In the data, extract each line that holds the string "Angle".

(Saved entries)
·····

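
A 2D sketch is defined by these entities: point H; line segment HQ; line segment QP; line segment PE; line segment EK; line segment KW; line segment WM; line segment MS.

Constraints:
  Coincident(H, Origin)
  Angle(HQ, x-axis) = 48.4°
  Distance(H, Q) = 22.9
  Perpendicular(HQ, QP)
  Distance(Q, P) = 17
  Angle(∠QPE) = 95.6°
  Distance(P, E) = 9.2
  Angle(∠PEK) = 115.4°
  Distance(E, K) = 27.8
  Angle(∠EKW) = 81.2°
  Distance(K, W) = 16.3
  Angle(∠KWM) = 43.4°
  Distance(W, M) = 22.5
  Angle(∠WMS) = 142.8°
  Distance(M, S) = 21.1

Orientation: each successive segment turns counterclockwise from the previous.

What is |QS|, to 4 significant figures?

40.66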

·····

Exercise result:
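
  Angle(HQ, x-axis) = 48.4°
  Angle(∠QPE) = 95.6°
  Angle(∠PEK) = 115.4°
  Angle(∠EKW) = 81.2°
  Angle(∠KWM) = 43.4°
  Angle(∠WMS) = 142.8°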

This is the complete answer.